• **EXERCISE**:
Copy out the entries exactly. Print them in full.

Collected data
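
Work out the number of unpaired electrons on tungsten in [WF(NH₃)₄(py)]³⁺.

Each fluoride is −1; ammonia is neutral; pyridine is neutral; balancing the +3 overall charge requires W(IV).
Group 6 minus oxidation state 4 gives a d² configuration.
In an octahedral field the d² configuration is t₂g²e_g⁰ (only one arrangement possible), giving 2 unpaired electrons.

2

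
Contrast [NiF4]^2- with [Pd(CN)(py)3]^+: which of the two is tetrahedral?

[NiF4]^2-

For [NiF4]^2-: Summing ligand charges against the −2 overall charge gives an oxidation state of +2 for nickel. Group 10 minus oxidation state 2 gives a d⁸ configuration. Fluoride is a weak-field ligand. With weak-field ligands the CFSE gain from square planar is small, so a 3d d⁸ ion takes the sterically preferred tetrahedral geometry. → tetrahedral.
For [Pd(CN)(py)3]^+: Ligand charges: each cyanide is −1; pyridine is neutral. With an overall charge of +1 the palladium centre must be in the +2 oxidation state. Pd sits in group 10, so the d-electron count is 10 − 2 = 8. A 4d d⁸ ion has a large crystal-field splitting; square planar leaves the high-energy d_{x²−y²} orbital empty and maximises CFSE. → square planar.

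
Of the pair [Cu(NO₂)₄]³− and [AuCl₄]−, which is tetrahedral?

[Cu(NO₂)₄]³−

For [Cu(NO₂)₄]³−: Ligand charges: each nitro (N-bound nitrite) is −1. With an overall charge of −3 the copper centre must be in the +1 oxidation state. Copper is a group-11 element; Cu(I) is therefore d¹⁰. A d¹⁰ ion has no crystal-field stabilisation preference between square planar and tetrahedral, so four ligands adopt the sterically favoured tetrahedral geometry. → tetrahedral.
For [AuCl₄]−: Summing ligand charges against the −1 overall charge gives an oxidation state of +3 for gold. Gold is a group-11 element; Au(III) is therefore d⁸. A 5d d⁸ ion has a large crystal-field splitting; square planar leaves the high-energy d_{x²−y²} orbital empty and maximises CFSE. → square planar.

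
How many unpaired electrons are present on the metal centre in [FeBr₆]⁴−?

4 unpaired electrons

Ligand charges: each bromide is −1. With an overall charge of −4 the iron centre must be in the +2 oxidation state.
Fe sits in group 8, so the d-electron count is 8 − 2 = 6.
The spin state decides the count: Bromide is a weak-field ligand for a first-row metal, so the complex is high-spin.
An octahedral high-spin d⁶ ion is t₂g⁴e_g², giving 4 unpaired electrons.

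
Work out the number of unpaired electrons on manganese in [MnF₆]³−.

4

Each fluoride is −1; balancing the −3 overall charge requires Mn(III).
Group 7 minus oxidation state 3 gives a d⁴ configuration.
The spin state decides the count: Fluoride is a weak-field ligand for a first-row metal, so the complex is high-spin.
An octahedral high-spin d⁴ ion is t₂g³e_g¹, giving 4 unpaired electrons.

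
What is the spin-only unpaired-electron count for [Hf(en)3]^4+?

Summing ligand charges against the +4 overall charge gives an oxidation state of +4 for hafnium.
Hf sits in group 4, so the d-electron count is 4 − 4 = 0.
Counting donor atoms: 3×ethylenediamine (bidentate) → 6 donors. Coordination number = 6.
In an octahedral field the d⁰ configuration is t₂g⁰e_g⁰, giving 0 unpaired electrons.

0 unpaired electrons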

• **RESPONSE TO THIS EXERCISE**:
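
Work out the number of unpaired electrons on tungsten in [WF(NH₃)₄(py)]³⁺.

Each fluoride is −1; ammonia is neutral; pyridine is neutral; balancing the +3 overall charge requires W(IV).
Group 6 minus oxidation state 4 gives a d² configuration.
In an octahedral field the d² configuration is t₂g²e_g⁰ (only one arrangement possible), giving 2 unpaired electrons.

2

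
Contrast [NiF4]^2- with [Pd(CN)(py)3]^+: which of the two is tetrahedral?

[NiF4]^2-

For [NiF4]^2-: Summing ligand charges against the −2 overall charge gives an oxidation state of +2 for nickel. Group 10 minus oxidation state 2 gives a d⁸ configuration. Fluoride is a weak-field ligand. With weak-field ligands the CFSE gain from square planar is small, so a 3d d⁸ ion takes the sterically preferred tetrahedral geometry. → tetrahedral.
For [Pd(CN)(py)3]^+: Ligand charges: each cyanide is −1; pyridine is neutral. With an overall charge of +1 the palladium centre must be in the +2 oxidation state. Pd sits in group 10, so the d-electron count is 10 − 2 = 8. A 4d d⁸ ion has a large crystal-field splitting; square planar leaves the high-energy d_{x²−y²} orbital empty and maximises CFSE. → square planar.

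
Of the pair [Cu(NO₂)₄]³− and [AuCl₄]−, which is tetrahedral?

[Cu(NO₂)₄]³−

For [Cu(NO₂)₄]³−: Ligand charges: each nitro (N-bound nitrite) is −1. With an overall charge of −3 the copper centre must be in the +1 oxidation state. Copper is a group-11 element; Cu(I) is therefore d¹⁰. A d¹⁰ ion has no crystal-field stabilisation preference between square planar and tetrahedral, so four ligands adopt the sterically favoured tetrahedral geometry. → tetrahedral.
For [AuCl₄]−: Summing ligand charges against the −1 overall charge gives an oxidation state of +3 for gold. Gold is a group-11 element; Au(III) is therefore d⁸. A 5d d⁸ ion has a large crystal-field splitting; square planar leaves the high-energy d_{x²−y²} orbital empty and maximises CFSE. → square planar.

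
How many unpaired electrons are present on the metal centre in [FeBr₆]⁴−?

4 unpaired electrons

Ligand charges: each bromide is −1. With an overall charge of −4 the iron centre must be in the +2 oxidation state.
Fe sits in group 8, so the d-electron count is 8 − 2 = 6.
The spin state decides the count: Bromide is a weak-field ligand for a first-row metal, so the complex is high-spin.
An octahedral high-spin d⁶ ion is t₂g⁴e_g², giving 4 unpaired electrons.

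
Work out the number of unpaired electrons on manganese in [MnF₆]³−.

4

Each fluoride is −1; balancing the −3 overall charge requires Mn(III).
Group 7 minus oxidation state 3 gives a d⁴ configuration.
The spin state decides the count: Fluoride is a weak-field ligand for a first-row metal, so the complex is high-spin.
An octahedral high-spin d⁴ ion is t₂g³e_g¹, giving 4 unpaired electrons.

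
What is the spin-only unpaired-electron count for [Hf(en)3]^4+?

Summing ligand charges against the +4 overall charge gives an oxidation state of +4 for hafnium.
Hf sits in group 4, so the d-electron count is 4 − 4 = 0.
Counting donor atoms: 3×ethylenediamine (bidentate) → 6 donors. Coordination number = 6.
In an octahedral field the d⁰ configuration is t₂g⁰e_g⁰, giving 0 unpaired electrons.

0 unpaired electrons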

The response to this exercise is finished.